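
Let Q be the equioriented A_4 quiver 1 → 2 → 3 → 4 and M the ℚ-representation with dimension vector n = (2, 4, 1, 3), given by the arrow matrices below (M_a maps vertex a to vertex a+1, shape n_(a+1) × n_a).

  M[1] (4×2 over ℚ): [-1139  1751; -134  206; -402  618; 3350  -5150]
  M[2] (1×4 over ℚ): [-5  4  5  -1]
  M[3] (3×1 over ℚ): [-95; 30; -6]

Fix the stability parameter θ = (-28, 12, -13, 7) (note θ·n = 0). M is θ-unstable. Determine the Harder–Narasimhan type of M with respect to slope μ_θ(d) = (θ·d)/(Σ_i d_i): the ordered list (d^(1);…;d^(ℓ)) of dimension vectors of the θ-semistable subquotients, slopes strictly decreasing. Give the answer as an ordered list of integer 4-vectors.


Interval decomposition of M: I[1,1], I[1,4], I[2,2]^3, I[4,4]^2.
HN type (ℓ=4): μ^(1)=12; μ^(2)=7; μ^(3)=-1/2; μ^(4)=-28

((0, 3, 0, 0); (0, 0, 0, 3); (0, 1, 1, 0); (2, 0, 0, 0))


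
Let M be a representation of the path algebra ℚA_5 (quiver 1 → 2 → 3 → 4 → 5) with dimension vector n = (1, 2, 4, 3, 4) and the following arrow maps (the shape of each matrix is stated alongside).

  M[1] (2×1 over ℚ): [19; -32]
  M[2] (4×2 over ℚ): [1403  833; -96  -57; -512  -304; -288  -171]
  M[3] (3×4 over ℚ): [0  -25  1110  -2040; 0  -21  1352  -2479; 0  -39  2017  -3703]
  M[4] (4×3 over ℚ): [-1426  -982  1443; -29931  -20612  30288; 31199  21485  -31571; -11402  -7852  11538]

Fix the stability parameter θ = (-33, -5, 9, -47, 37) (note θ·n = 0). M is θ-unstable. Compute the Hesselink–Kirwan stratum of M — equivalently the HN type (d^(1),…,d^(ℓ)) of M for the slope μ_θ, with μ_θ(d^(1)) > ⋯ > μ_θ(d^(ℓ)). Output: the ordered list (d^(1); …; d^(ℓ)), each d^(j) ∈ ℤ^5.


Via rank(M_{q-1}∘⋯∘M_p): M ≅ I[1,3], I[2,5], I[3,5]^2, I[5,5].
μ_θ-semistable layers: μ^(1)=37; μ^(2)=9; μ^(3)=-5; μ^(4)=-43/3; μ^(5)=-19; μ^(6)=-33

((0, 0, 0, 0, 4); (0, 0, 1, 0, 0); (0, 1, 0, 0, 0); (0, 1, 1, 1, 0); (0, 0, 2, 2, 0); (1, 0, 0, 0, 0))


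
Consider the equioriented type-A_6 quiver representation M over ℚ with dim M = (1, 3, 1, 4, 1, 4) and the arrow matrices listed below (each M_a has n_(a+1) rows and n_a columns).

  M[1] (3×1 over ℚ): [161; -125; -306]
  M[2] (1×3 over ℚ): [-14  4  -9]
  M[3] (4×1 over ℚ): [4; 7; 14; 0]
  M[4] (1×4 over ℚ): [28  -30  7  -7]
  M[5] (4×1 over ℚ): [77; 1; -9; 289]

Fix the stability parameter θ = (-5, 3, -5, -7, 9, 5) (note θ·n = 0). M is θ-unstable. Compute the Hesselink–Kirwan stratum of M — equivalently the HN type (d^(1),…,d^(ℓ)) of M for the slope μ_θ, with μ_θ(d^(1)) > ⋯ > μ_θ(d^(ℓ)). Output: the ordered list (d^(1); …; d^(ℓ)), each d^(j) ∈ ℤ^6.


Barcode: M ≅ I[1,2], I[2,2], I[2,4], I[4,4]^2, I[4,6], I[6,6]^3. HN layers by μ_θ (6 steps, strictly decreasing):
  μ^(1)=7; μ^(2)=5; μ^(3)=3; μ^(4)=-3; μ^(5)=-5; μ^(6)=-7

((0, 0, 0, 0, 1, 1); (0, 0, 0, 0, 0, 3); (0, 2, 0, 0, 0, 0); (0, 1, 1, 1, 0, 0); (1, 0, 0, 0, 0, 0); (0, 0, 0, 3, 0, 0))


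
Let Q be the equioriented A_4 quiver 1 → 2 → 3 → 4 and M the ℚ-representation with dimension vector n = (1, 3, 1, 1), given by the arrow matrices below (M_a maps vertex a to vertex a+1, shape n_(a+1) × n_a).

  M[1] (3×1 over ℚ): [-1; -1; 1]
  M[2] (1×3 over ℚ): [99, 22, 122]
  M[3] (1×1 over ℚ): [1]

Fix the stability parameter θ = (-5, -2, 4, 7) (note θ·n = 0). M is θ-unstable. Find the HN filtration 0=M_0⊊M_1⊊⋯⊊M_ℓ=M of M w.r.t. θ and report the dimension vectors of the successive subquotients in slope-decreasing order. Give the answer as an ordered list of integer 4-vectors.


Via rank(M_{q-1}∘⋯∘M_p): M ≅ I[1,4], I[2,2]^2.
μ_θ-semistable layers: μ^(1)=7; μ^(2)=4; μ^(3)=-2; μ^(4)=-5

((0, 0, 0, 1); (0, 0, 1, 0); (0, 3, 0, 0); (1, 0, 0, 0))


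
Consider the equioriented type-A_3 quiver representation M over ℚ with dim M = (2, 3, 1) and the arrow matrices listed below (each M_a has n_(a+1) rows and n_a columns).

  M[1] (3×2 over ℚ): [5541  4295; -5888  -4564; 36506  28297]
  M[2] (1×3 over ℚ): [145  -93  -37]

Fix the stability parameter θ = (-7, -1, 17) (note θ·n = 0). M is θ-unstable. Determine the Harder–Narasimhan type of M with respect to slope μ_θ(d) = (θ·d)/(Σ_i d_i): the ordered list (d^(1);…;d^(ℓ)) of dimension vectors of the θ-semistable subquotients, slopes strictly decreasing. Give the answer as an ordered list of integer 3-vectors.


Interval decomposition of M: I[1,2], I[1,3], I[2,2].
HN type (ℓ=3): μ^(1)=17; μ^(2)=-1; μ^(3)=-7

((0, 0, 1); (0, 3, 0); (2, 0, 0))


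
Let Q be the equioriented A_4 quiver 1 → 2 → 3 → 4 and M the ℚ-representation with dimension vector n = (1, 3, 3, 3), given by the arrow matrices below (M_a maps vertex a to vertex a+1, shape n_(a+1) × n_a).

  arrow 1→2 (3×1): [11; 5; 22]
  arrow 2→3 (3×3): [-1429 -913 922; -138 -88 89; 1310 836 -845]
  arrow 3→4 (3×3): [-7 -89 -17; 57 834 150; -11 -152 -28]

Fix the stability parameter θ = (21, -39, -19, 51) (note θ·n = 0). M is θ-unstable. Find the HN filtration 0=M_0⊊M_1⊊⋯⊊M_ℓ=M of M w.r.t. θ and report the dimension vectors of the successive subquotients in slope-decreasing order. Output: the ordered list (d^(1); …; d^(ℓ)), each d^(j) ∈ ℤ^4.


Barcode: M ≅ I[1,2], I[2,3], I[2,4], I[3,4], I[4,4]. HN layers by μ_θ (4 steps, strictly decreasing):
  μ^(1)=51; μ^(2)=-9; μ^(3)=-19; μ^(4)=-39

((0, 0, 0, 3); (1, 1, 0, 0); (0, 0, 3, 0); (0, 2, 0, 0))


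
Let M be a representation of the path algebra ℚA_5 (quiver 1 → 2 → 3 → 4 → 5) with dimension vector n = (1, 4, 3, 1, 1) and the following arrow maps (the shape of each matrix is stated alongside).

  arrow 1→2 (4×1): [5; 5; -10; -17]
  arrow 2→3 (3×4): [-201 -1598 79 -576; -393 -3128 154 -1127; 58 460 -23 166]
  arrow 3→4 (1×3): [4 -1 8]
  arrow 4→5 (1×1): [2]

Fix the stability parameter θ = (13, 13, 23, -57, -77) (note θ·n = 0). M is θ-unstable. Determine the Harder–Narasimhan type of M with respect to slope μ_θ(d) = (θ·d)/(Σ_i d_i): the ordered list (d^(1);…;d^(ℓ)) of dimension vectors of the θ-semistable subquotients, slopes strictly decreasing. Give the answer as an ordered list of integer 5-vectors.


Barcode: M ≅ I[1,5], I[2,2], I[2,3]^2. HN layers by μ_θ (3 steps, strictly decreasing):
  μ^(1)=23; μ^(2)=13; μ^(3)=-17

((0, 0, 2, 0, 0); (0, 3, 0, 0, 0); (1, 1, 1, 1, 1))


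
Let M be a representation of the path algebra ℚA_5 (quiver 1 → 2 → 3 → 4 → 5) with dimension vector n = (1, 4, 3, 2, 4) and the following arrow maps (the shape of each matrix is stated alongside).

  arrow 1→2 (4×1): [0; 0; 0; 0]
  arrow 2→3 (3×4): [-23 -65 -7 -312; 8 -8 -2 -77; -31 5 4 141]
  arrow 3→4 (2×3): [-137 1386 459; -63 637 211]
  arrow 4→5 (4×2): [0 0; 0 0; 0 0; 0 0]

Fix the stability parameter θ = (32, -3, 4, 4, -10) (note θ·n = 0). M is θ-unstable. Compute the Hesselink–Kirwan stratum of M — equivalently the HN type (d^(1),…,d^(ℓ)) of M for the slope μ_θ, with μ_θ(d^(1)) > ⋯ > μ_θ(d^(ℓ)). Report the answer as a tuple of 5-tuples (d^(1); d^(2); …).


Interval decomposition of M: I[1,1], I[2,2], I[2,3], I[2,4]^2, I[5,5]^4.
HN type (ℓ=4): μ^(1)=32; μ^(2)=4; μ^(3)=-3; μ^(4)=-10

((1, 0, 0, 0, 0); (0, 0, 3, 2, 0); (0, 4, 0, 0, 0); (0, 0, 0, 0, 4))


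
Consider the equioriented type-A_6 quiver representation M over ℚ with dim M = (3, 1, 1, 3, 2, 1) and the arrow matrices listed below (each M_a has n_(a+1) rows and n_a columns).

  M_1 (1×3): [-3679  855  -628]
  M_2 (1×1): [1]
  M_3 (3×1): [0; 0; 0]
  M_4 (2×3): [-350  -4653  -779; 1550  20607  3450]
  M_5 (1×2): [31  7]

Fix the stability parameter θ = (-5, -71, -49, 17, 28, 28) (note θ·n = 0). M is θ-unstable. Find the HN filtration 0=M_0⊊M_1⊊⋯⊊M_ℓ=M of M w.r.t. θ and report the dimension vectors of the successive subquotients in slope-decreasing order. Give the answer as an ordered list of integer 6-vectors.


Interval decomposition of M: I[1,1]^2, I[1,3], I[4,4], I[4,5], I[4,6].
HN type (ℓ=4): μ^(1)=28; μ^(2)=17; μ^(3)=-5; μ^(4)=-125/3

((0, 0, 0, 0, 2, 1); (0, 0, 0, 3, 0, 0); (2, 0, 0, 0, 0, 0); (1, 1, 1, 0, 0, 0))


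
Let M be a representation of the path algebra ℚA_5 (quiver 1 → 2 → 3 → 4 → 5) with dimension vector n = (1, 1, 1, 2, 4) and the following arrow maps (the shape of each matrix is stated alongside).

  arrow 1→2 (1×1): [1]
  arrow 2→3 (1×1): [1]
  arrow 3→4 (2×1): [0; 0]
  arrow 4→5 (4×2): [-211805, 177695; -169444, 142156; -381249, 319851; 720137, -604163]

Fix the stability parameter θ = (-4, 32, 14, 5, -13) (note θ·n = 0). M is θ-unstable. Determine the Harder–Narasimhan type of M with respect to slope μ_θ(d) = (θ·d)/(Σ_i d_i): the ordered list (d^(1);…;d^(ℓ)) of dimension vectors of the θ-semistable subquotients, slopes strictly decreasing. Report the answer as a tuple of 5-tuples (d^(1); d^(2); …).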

(WORK TASK)
Reproduce only the lines above, starting at the line with "M[4] (4×3 over" and ending at the line with "M[5] (4×1 over ℚ): [77; 1; -9; 289]", exactly as written.

(RESULT FOR THIS TASK)
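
  M[4] (4×3 over ℚ): [-1426  -982  1443; -29931  -20612  30288; 31199  21485  -31571; -11402  -7852  11538]

Fix the stability parameter θ = (-33, -5, 9, -47, 37) (note θ·n = 0). M is θ-unstable. Compute the Hesselink–Kirwan stratum of M — equivalently the HN type (d^(1),…,d^(ℓ)) of M for the slope μ_θ, with μ_θ(d^(1)) > ⋯ > μ_θ(d^(ℓ)). Output: the ordered list (d^(1); …; d^(ℓ)), each d^(j) ∈ ℤ^5.


Via rank(M_{q-1}∘⋯∘M_p): M ≅ I[1,3], I[2,5], I[3,5]^2, I[5,5].
μ_θ-semistable layers: μ^(1)=37; μ^(2)=9; μ^(3)=-5; μ^(4)=-43/3; μ^(5)=-19; μ^(6)=-33

((0, 0, 0, 0, 4); (0, 0, 1, 0, 0); (0, 1, 0, 0, 0); (0, 1, 1, 1, 0); (0, 0, 2, 2, 0); (1, 0, 0, 0, 0))


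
Consider the equioriented type-A_6 quiver representation M over ℚ with dim M = (1, 3, 1, 4, 1, 4) and the arrow matrices listed below (each M_a has n_(a+1) rows and n_a columns).

  M[1] (3×1 over ℚ): [161; -125; -306]
  M[2] (1×3 over ℚ): [-14  4  -9]
  M[3] (4×1 over ℚ): [4; 7; 14; 0]
  M[4] (1×4 over ℚ): [28  -30  7  -7]
  M[5] (4×1 over ℚ): [77; 1; -9; 289]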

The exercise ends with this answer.